'''

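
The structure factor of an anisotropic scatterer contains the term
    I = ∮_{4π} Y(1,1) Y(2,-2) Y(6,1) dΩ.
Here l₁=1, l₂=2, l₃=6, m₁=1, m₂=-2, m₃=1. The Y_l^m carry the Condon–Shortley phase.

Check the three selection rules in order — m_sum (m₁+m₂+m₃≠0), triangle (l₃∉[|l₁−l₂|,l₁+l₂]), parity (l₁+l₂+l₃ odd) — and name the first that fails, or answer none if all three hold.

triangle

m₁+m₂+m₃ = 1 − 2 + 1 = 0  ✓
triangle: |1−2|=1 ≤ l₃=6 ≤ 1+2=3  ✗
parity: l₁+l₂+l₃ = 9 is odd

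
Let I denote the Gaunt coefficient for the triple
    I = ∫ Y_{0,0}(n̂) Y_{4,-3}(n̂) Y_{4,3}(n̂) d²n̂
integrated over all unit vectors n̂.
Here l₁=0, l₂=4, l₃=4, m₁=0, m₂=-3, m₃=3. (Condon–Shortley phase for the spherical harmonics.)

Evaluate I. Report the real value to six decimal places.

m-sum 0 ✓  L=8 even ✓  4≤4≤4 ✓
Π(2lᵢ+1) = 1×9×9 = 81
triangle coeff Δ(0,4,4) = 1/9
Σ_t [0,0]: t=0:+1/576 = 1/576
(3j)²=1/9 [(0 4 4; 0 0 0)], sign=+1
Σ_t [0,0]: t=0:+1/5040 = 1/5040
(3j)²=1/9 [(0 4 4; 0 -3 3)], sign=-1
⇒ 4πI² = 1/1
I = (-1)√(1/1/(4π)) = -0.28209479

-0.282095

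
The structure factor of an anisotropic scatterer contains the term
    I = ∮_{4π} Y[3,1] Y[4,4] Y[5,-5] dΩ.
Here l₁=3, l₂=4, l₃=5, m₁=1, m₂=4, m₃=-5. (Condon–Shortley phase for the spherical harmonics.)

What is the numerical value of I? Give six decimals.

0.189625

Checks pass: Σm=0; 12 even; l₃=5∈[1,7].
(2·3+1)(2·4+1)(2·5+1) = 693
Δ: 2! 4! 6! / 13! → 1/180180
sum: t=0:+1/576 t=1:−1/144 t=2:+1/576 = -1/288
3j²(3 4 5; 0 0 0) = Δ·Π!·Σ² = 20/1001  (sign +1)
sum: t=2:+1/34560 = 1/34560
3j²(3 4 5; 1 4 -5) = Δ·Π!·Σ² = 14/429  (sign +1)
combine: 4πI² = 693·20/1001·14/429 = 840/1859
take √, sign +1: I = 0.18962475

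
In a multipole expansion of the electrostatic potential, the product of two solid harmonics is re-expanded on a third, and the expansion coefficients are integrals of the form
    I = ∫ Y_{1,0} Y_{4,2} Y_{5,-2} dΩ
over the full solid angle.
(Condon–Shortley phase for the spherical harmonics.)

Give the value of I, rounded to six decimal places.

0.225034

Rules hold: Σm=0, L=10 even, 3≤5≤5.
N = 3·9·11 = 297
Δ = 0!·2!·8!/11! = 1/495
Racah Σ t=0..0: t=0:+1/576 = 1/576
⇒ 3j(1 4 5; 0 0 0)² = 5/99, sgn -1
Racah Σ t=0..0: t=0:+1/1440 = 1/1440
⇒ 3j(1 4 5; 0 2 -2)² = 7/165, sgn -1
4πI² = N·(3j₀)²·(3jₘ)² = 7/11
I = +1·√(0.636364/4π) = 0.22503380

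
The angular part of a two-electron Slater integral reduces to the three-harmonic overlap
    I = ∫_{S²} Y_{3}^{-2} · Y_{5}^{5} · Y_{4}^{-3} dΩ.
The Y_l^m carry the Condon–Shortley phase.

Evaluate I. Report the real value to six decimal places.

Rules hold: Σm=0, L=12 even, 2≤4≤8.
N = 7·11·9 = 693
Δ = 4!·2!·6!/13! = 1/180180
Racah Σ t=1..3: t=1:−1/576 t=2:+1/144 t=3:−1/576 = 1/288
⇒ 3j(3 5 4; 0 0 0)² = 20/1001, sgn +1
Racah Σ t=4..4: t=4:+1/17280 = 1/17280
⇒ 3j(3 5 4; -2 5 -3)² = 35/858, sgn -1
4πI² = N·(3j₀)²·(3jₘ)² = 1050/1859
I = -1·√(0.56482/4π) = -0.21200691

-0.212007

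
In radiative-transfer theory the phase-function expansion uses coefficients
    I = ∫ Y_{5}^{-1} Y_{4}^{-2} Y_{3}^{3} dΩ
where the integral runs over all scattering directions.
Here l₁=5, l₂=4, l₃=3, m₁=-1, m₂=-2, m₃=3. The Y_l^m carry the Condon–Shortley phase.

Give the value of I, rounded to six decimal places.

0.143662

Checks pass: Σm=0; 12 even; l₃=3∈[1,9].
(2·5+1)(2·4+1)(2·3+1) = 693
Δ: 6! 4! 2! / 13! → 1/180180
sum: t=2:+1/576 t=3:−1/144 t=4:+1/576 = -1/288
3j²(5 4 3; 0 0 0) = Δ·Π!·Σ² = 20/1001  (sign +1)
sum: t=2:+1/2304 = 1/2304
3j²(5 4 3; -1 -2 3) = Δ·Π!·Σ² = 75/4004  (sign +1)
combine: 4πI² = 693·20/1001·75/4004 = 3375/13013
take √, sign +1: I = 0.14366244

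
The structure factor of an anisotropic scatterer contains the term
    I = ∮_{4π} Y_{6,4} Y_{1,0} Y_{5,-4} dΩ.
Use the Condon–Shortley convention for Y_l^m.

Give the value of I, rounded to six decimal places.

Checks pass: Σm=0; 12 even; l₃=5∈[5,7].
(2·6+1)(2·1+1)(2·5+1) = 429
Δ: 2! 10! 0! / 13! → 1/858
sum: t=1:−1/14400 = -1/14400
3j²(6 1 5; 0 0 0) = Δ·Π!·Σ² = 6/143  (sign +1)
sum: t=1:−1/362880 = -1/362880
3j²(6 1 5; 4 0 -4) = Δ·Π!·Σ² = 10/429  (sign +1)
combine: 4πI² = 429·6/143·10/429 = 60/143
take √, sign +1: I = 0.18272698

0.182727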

'''

Beginning of the records through the line with "Y[4,4] Y[5,-5] dΩ.": return that span exactly and stop there.

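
The structure factor of an anisotropic scatterer contains the term
    I = ∮_{4π} Y(1,1) Y(2,-2) Y(6,1) dΩ.
Here l₁=1, l₂=2, l₃=6, m₁=1, m₂=-2, m₃=1. The Y_l^m carry the Condon–Shortley phase.

Check the three selection rules in order — m_sum (m₁+m₂+m₃≠0), triangle (l₃∉[|l₁−l₂|,l₁+l₂]), parity (l₁+l₂+l₃ odd) — and name the first that fails, or answer none if all three hold.

triangle

m₁+m₂+m₃ = 1 − 2 + 1 = 0  ✓
triangle: |1−2|=1 ≤ l₃=6 ≤ 1+2=3  ✗
parity: l₁+l₂+l₃ = 9 is odd

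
Let I denote the Gaunt coefficient for the triple
    I = ∫ Y_{0,0}(n̂) Y_{4,-3}(n̂) Y_{4,3}(n̂) d²n̂
integrated over all unit vectors n̂.
Here l₁=0, l₂=4, l₃=4, m₁=0, m₂=-3, m₃=3. (Condon–Shortley phase for the spherical harmonics.)

Evaluate I. Report the real value to six decimal places.

m-sum 0 ✓  L=8 even ✓  4≤4≤4 ✓
Π(2lᵢ+1) = 1×9×9 = 81
triangle coeff Δ(0,4,4) = 1/9
Σ_t [0,0]: t=0:+1/576 = 1/576
(3j)²=1/9 [(0 4 4; 0 0 0)], sign=+1
Σ_t [0,0]: t=0:+1/5040 = 1/5040
(3j)²=1/9 [(0 4 4; 0 -3 3)], sign=-1
⇒ 4πI² = 1/1
I = (-1)√(1/1/(4π)) = -0.28209479

-0.282095

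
The structure factor of an anisotropic scatterer contains the term
    I = ∮_{4π} Y[3,1] Y[4,4] Y[5,-5] dΩ.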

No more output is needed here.